Your goal:
Write out the records word for word.

Top of Data in this exercise

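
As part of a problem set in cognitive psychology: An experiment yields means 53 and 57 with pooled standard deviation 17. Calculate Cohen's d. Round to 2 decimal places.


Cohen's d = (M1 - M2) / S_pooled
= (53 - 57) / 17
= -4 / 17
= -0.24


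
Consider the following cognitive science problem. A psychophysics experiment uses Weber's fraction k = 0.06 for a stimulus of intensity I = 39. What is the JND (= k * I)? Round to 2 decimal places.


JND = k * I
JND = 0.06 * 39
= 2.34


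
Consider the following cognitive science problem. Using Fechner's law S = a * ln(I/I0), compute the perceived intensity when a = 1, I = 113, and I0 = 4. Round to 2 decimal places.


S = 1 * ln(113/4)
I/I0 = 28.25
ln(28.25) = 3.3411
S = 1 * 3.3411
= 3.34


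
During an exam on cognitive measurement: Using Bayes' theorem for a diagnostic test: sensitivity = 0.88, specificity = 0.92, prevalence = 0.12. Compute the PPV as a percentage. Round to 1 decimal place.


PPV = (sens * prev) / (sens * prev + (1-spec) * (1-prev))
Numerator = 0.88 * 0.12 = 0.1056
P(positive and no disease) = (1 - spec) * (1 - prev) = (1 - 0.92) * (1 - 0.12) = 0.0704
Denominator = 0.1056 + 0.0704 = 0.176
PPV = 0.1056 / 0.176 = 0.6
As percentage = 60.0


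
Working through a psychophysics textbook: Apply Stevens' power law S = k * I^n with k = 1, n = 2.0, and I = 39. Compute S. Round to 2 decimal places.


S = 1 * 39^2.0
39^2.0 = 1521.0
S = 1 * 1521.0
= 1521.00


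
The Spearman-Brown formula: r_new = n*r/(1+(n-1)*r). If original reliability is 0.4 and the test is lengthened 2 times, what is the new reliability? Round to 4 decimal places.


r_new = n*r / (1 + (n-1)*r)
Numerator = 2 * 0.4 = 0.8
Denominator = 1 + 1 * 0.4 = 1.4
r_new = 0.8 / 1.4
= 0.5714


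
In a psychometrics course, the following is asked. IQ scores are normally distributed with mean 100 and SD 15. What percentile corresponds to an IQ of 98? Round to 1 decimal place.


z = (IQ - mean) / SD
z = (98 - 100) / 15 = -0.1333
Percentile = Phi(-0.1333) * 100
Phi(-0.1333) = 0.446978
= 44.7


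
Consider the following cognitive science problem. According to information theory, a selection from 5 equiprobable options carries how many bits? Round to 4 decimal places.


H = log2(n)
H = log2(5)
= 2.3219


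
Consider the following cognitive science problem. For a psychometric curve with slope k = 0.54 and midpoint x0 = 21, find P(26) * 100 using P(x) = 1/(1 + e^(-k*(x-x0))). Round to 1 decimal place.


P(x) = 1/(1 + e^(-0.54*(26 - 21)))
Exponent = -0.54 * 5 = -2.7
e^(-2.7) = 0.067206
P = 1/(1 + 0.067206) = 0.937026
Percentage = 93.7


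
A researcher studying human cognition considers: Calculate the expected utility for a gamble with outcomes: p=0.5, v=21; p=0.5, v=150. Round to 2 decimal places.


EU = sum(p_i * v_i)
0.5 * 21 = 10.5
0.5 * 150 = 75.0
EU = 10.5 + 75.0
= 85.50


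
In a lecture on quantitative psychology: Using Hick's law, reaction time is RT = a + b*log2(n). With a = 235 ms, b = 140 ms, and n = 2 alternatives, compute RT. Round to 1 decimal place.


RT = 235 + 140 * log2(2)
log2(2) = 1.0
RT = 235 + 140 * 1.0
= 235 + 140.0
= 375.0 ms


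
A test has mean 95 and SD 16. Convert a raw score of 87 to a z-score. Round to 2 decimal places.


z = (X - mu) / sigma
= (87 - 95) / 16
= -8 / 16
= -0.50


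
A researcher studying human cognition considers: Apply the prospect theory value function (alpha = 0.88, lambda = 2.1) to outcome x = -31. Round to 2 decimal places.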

Bottom of Data in this exercise

Solution below:
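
As part of a problem set in cognitive psychology: An experiment yields means 53 and 57 with pooled standard deviation 17. Calculate Cohen's d. Round to 2 decimal places.


Cohen's d = (M1 - M2) / S_pooled
= (53 - 57) / 17
= -4 / 17
= -0.24


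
Consider the following cognitive science problem. A psychophysics experiment uses Weber's fraction k = 0.06 for a stimulus of intensity I = 39. What is the JND (= k * I)? Round to 2 decimal places.


JND = k * I
JND = 0.06 * 39
= 2.34


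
Consider the following cognitive science problem. Using Fechner's law S = a * ln(I/I0), compute the perceived intensity when a = 1, I = 113, and I0 = 4. Round to 2 decimal places.


S = 1 * ln(113/4)
I/I0 = 28.25
ln(28.25) = 3.3411
S = 1 * 3.3411
= 3.34


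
During an exam on cognitive measurement: Using Bayes' theorem for a diagnostic test: sensitivity = 0.88, specificity = 0.92, prevalence = 0.12. Compute the PPV as a percentage. Round to 1 decimal place.


PPV = (sens * prev) / (sens * prev + (1-spec) * (1-prev))
Numerator = 0.88 * 0.12 = 0.1056
P(positive and no disease) = (1 - spec) * (1 - prev) = (1 - 0.92) * (1 - 0.12) = 0.0704
Denominator = 0.1056 + 0.0704 = 0.176
PPV = 0.1056 / 0.176 = 0.6
As percentage = 60.0


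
Working through a psychophysics textbook: Apply Stevens' power law S = k * I^n with k = 1, n = 2.0, and I = 39. Compute S. Round to 2 decimal places.


S = 1 * 39^2.0
39^2.0 = 1521.0
S = 1 * 1521.0
= 1521.00


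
The Spearman-Brown formula: r_new = n*r/(1+(n-1)*r). If original reliability is 0.4 and the test is lengthened 2 times, what is the new reliability? Round to 4 decimal places.


r_new = n*r / (1 + (n-1)*r)
Numerator = 2 * 0.4 = 0.8
Denominator = 1 + 1 * 0.4 = 1.4
r_new = 0.8 / 1.4
= 0.5714


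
In a psychometrics course, the following is asked. IQ scores are normally distributed with mean 100 and SD 15. What percentile corresponds to an IQ of 98? Round to 1 decimal place.


z = (IQ - mean) / SD
z = (98 - 100) / 15 = -0.1333
Percentile = Phi(-0.1333) * 100
Phi(-0.1333) = 0.446978
= 44.7


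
Consider the following cognitive science problem. According to information theory, a selection from 5 equiprobable options carries how many bits? Round to 4 decimal places.


H = log2(n)
H = log2(5)
= 2.3219


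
Consider the following cognitive science problem. For a psychometric curve with slope k = 0.54 and midpoint x0 = 21, find P(26) * 100 using P(x) = 1/(1 + e^(-k*(x-x0))). Round to 1 decimal place.


P(x) = 1/(1 + e^(-0.54*(26 - 21)))
Exponent = -0.54 * 5 = -2.7
e^(-2.7) = 0.067206
P = 1/(1 + 0.067206) = 0.937026
Percentage = 93.7


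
A researcher studying human cognition considers: Calculate the expected utility for a gamble with outcomes: p=0.5, v=21; p=0.5, v=150. Round to 2 decimal places.


EU = sum(p_i * v_i)
0.5 * 21 = 10.5
0.5 * 150 = 75.0
EU = 10.5 + 75.0
= 85.50


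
In a lecture on quantitative psychology: Using Hick's law, reaction time is RT = a + b*log2(n). With a = 235 ms, b = 140 ms, and n = 2 alternatives, compute RT. Round to 1 decimal place.


RT = 235 + 140 * log2(2)
log2(2) = 1.0
RT = 235 + 140 * 1.0
= 235 + 140.0
= 375.0 ms


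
A test has mean 95 and SD 16. Convert a raw score of 87 to a z-score. Round to 2 decimal places.


z = (X - mu) / sigma
= (87 - 95) / 16
= -8 / 16
= -0.50


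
A researcher studying human cognition considers: Apply the prospect theory value function (alpha = 0.88, lambda = 2.1) to outcome x = -31. Round to 2 decimal places.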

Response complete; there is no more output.